## Work to complete
The required output is the exact run of lines below that opens at the line with "BoJ to banks." and closes at the line with "bonds; the counterparties are commercial banks.".

## Data in this exercise
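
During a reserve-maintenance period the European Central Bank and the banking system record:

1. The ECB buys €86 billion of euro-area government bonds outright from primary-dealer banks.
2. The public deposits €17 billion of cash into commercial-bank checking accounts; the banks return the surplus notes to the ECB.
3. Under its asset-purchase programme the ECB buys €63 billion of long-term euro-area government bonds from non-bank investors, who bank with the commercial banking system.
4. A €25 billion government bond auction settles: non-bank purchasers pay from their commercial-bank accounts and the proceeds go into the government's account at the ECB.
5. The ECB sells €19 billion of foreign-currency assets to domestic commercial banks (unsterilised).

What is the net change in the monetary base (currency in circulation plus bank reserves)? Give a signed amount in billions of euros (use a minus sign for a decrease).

OMO purchase (from banks) €86 billion: ECB balance sheet expands → +€86B.
Currency deposit €17 billion: just a shift between currency and reserves — both are base money → 0.
Asset purchase (from non-banks) €63 billion: ECB balance sheet expands → +€63B.
Government account inflow €25 billion: reserves shift to a non-base liability → −€25B.
FX sale €19 billion: ECB balance sheet contracts → −€19B.
Net: 86 + 0 + 63 − 25 − 19 = +€105 billion.

+€105 billion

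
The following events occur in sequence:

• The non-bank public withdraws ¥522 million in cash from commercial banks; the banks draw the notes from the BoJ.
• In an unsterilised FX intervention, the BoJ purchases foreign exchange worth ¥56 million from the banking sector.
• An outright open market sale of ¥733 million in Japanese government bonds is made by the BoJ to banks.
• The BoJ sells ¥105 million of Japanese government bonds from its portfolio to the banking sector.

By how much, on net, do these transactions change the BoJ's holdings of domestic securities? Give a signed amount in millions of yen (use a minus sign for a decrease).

Currency withdrawal ¥522 million: the BoJ's securities portfolio is untouched → 0.
FX purchase ¥56 million: the BoJ's securities portfolio is untouched → 0.
OMO sale (to banks) ¥733 million: securities removed from the BoJ's portfolio → −¥733M.
OMO sale (to banks) ¥105 million: securities removed from the BoJ's portfolio → −¥105M.
Net: 0 + 0 − 733 − 105 = -¥838 million.

-¥838 million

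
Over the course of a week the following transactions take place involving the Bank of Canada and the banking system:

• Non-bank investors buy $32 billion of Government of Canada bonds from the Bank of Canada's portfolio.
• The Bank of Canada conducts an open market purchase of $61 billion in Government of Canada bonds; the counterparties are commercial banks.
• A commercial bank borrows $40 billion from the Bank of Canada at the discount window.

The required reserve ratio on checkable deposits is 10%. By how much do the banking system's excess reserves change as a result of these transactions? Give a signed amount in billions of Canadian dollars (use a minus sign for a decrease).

+$72.2 billion

Asset sale (to non-banks) $32 billion: reserves −$32B, deposits −$32B.
OMO purchase (from banks) $61 billion: reserves +$61B, deposits 0.
Discount-window loan $40 billion: reserves +$40B, deposits 0.
Totals: Δreserves = +$69B, Δdeposits = −$32B.
Δrequired reserves = 10% × −$32B = −$3.2B.
Δexcess reserves = Δreserves − Δrequired = +$69B − (−$3.2B) = +$72.2 billion.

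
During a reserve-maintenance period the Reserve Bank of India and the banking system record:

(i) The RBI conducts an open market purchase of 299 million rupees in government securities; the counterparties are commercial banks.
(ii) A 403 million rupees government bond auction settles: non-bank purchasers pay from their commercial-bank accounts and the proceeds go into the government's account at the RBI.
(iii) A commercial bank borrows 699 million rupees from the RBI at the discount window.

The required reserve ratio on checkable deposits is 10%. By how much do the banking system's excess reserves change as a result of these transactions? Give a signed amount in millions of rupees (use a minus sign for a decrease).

OMO purchase (from banks) 299 million rupees: reserves +299M, deposits 0.
Government account inflow 403 million rupees: reserves −403M, deposits −403M.
Discount-window loan 699 million rupees: reserves +699M, deposits 0.
Totals: Δreserves = +595M, Δdeposits = −403M.
Δrequired reserves = 10% × −403M = −40.3M.
Δexcess reserves = Δreserves − Δrequired = +595M − (−40.3M) = +635.3 million.

+635.3 million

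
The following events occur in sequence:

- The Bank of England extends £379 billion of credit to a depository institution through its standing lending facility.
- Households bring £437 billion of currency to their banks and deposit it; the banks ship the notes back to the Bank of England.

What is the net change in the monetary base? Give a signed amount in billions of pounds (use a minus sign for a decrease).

+£379 billion

Discount-window loan £379 billion: Bank of England balance sheet expands → +£379B.
Currency deposit £437 billion: just a shift between currency and reserves — both are base money → 0.
Net: 379 + 0 = +£379 billion.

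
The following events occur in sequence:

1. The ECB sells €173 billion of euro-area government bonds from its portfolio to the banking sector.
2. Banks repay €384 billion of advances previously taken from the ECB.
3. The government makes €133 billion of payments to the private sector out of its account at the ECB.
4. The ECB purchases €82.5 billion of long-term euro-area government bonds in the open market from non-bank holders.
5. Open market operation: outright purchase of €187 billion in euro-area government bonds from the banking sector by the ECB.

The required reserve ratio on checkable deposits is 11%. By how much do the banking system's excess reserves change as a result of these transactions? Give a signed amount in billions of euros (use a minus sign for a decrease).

OMO sale (to banks) €173 billion: reserves −€173B, deposits 0.
Discount-window repayment €384 billion: reserves −€384B, deposits 0.
Government spending €133 billion: reserves +€133B, deposits +€133B.
Asset purchase (from non-banks) €82.5 billion: reserves +€82.5B, deposits +€82.5B.
OMO purchase (from banks) €187 billion: reserves +€187B, deposits 0.
Totals: Δreserves = −€154.5B, Δdeposits = +€215.5B.
Δrequired reserves = 11% × +€215.5B = +€23.705B.
Δexcess reserves = Δreserves − Δrequired = −€154.5B − (+€23.705B) = -€178.205 billion.

-€178.205 billion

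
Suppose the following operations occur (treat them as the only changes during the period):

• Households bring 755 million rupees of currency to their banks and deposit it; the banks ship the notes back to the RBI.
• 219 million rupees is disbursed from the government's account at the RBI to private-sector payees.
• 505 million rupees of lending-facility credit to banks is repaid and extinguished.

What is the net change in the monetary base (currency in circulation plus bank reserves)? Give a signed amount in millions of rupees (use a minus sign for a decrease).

-286 million

RBI balance sheet:
  Assets:      Loans to banks −505M
  Liabilities: Bank reserves +469M, Currency in circulation −755M, Government deposits −219M
Commercial banking system:
  Assets:      Reserves at CB +469M
  Liabilities: Checkable deposits +974M, Borrowings from CB −505M
Monetary base = currency + reserves: −755M + (+469M) = -286 million.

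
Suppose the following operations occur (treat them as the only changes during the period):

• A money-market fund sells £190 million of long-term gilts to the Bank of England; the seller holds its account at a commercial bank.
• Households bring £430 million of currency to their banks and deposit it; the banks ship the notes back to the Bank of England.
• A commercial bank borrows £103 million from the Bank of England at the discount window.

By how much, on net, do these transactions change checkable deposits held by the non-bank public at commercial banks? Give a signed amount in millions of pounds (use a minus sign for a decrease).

+£620 million

Bank of England balance sheet:
  Assets:      Securities +£190M, Loans to banks +£103M
  Liabilities: Bank reserves +£723M, Currency in circulation −£430M
Commercial banking system:
  Assets:      Reserves at CB +£723M
  Liabilities: Checkable deposits +£620M, Borrowings from CB +£103M
So the change in checkable deposits held by the non-bank public at commercial banks is +£620 million.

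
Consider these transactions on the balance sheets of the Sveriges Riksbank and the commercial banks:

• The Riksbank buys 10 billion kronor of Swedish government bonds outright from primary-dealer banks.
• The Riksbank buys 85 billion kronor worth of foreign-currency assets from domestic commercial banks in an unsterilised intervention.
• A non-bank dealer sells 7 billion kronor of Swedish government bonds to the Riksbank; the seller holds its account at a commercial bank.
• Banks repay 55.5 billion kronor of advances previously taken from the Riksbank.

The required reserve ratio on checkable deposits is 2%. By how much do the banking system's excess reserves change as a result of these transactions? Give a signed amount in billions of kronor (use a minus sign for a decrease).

+46.36 billion

OMO purchase (from banks) 10 billion kronor: reserves +10B, deposits 0.
FX purchase 85 billion kronor: reserves +85B, deposits 0.
Asset purchase (from non-banks) 7 billion kronor: reserves +7B, deposits +7B.
Discount-window repayment 55.5 billion kronor: reserves −55.5B, deposits 0.
Totals: Δreserves = +46.5B, Δdeposits = +7B.
Δrequired reserves = 2% × +7B = +0.14B.
Δexcess reserves = Δreserves − Δrequired = +46.5B − (+0.14B) = +46.36 billion.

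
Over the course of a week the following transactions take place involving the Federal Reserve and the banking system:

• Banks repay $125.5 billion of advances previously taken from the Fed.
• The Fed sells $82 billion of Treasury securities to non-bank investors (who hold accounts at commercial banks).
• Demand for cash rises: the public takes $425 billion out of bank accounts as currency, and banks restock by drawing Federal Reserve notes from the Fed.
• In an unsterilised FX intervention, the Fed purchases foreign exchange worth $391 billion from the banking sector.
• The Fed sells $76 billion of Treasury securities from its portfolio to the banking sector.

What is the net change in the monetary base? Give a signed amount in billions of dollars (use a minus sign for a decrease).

+$107.5 billion

Fed balance sheet:
  Assets:      Securities −$158B, Loans to banks −$125.5B, Foreign assets +$391B
  Liabilities: Bank reserves −$317.5B, Currency in circulation +$425B
Monetary base = currency + reserves: +$425B + (−$317.5B) = +$107.5 billion.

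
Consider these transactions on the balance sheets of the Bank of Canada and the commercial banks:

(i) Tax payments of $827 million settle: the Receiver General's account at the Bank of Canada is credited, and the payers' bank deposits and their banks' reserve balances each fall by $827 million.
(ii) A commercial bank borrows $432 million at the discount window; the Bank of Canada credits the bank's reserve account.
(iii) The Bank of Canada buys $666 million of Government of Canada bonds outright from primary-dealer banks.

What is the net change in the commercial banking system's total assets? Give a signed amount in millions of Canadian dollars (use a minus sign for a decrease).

Bank of Canada balance sheet:
  Assets:      Securities +$666M, Loans to banks +$432M
  Liabilities: Bank reserves +$271M, Government deposits +$827M
Commercial banking system:
  Assets:      Reserves at CB +$271M, Securities −$666M
  Liabilities: Checkable deposits −$827M, Borrowings from CB +$432M
Change in total bank assets = -$395 million.

-$395 million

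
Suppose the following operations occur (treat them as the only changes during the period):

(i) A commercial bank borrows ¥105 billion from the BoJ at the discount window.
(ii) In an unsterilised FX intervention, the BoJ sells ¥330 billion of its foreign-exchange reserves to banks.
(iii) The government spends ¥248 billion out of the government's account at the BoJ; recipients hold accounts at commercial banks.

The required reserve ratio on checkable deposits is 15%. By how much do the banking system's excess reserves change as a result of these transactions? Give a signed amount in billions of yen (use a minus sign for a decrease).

-¥14.2 billion

Discount-window loan ¥105 billion: reserves +¥105B, deposits 0.
FX sale ¥330 billion: reserves −¥330B, deposits 0.
Government spending ¥248 billion: reserves +¥248B, deposits +¥248B.
Totals: Δreserves = +¥23B, Δdeposits = +¥248B.
Δrequired reserves = 15% × +¥248B = +¥37.2B.
Δexcess reserves = Δreserves − Δrequired = +¥23B − (+¥37.2B) = -¥14.2 billion.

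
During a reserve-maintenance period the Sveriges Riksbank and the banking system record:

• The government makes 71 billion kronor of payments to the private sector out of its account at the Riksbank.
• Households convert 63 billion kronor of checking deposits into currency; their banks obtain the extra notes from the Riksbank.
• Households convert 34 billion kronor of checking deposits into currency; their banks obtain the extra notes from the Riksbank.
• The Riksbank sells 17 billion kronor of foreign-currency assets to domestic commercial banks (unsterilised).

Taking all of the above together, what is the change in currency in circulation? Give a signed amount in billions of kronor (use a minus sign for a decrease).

Riksbank balance sheet:
  Assets:      Foreign assets −17B
  Liabilities: Bank reserves −43B, Currency in circulation +97B, Government deposits −71B
Commercial banking system:
  Assets:      Reserves at CB −43B, Foreign assets +17B
  Liabilities: Checkable deposits −26B
So the change in currency in circulation is +97 billion.

+97 billion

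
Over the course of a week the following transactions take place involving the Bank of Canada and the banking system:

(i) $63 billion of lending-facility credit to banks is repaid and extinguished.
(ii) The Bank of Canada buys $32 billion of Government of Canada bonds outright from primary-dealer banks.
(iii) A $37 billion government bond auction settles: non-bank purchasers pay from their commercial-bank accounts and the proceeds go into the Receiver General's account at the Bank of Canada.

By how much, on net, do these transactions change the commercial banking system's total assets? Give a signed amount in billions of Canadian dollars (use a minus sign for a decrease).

Discount-window repayment $63 billion: bank balance sheets shrink → −$63B.
OMO purchase (from banks) $32 billion: just an asset swap on bank balance sheets → 0.
Government account inflow $37 billion: bank balance sheets shrink → −$37B.
Net: −63 + 0 − 37 = -$100 billion.

-$100 billion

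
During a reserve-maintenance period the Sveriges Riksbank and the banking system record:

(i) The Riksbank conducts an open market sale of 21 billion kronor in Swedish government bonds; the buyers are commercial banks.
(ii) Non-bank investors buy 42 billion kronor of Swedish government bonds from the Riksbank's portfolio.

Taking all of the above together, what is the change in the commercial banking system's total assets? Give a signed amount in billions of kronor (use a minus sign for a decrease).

Riksbank balance sheet:
  Assets:      Securities −63B
  Liabilities: Bank reserves −63B
Commercial banking system:
  Assets:      Reserves at CB −63B, Securities +21B
  Liabilities: Checkable deposits −42B
Change in total bank assets = -42 billion.

-42 billion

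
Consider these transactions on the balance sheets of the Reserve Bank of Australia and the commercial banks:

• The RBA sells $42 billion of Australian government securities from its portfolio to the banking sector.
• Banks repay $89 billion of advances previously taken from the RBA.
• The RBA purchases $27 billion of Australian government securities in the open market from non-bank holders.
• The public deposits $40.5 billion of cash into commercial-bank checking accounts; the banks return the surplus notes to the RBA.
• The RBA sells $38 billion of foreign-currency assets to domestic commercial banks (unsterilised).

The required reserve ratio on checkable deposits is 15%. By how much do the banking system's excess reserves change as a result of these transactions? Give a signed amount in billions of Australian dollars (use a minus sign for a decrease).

-$111.625 billion

OMO sale (to banks) $42 billion: reserves −$42B, deposits 0.
Discount-window repayment $89 billion: reserves −$89B, deposits 0.
Asset purchase (from non-banks) $27 billion: reserves +$27B, deposits +$27B.
Currency deposit $40.5 billion: reserves +$40.5B, deposits +$40.5B.
FX sale $38 billion: reserves −$38B, deposits 0.
Totals: Δreserves = −$101.5B, Δdeposits = +$67.5B.
Δrequired reserves = 15% × +$67.5B = +$10.125B.
Δexcess reserves = Δreserves − Δrequired = −$101.5B − (+$10.125B) = -$111.625 billion.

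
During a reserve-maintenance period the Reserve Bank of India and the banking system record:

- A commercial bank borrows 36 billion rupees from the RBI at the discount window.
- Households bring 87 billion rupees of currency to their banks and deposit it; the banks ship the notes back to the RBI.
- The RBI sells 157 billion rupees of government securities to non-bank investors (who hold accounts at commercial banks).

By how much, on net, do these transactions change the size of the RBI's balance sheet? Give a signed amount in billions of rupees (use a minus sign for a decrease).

RBI balance sheet:
  Assets:      Securities −157B, Loans to banks +36B
  Liabilities: Bank reserves −34B, Currency in circulation −87B
Commercial banking system:
  Assets:      Reserves at CB −34B
  Liabilities: Checkable deposits −70B, Borrowings from CB +36B
Change in total RBI assets = -121 billion.

-121 billion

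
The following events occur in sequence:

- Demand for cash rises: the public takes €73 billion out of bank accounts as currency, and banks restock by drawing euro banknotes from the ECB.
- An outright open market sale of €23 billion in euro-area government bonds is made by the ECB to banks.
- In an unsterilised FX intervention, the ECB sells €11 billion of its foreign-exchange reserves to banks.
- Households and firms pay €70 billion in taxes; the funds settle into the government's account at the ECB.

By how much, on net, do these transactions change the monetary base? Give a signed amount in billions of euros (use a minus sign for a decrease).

-€104 billion

Currency withdrawal €73 billion: just a shift between currency and reserves — both are base money → 0.
OMO sale (to banks) €23 billion: ECB balance sheet contracts → −€23B.
FX sale €11 billion: ECB balance sheet contracts → −€11B.
Government account inflow €70 billion: reserves shift to a non-base liability → −€70B.
Net: 0 − 23 − 11 − 70 = -€104 billion.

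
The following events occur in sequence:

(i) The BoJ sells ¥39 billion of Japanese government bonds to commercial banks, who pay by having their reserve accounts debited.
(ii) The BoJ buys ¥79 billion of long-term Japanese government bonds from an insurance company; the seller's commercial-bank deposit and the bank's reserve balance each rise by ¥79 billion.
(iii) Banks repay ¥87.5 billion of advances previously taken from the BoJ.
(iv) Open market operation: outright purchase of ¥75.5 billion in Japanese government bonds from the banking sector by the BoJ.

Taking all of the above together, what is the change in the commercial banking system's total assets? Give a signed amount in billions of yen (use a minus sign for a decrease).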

## Solution
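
• An outright open market sale of ¥733 million in Japanese government bonds is made by the BoJ to banks.
• The BoJ sells ¥105 million of Japanese government bonds from its portfolio to the banking sector.

By how much, on net, do these transactions change the BoJ's holdings of domestic securities? Give a signed amount in millions of yen (use a minus sign for a decrease).

Currency withdrawal ¥522 million: the BoJ's securities portfolio is untouched → 0.
FX purchase ¥56 million: the BoJ's securities portfolio is untouched → 0.
OMO sale (to banks) ¥733 million: securities removed from the BoJ's portfolio → −¥733M.
OMO sale (to banks) ¥105 million: securities removed from the BoJ's portfolio → −¥105M.
Net: 0 + 0 − 733 − 105 = -¥838 million.

-¥838 million

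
Over the course of a week the following transactions take place involving the Bank of Canada and the banking system:

• Non-bank investors buy $32 billion of Government of Canada bonds from the Bank of Canada's portfolio.
• The Bank of Canada conducts an open market purchase of $61 billion in Government of Canada bonds; the counterparties are commercial banks.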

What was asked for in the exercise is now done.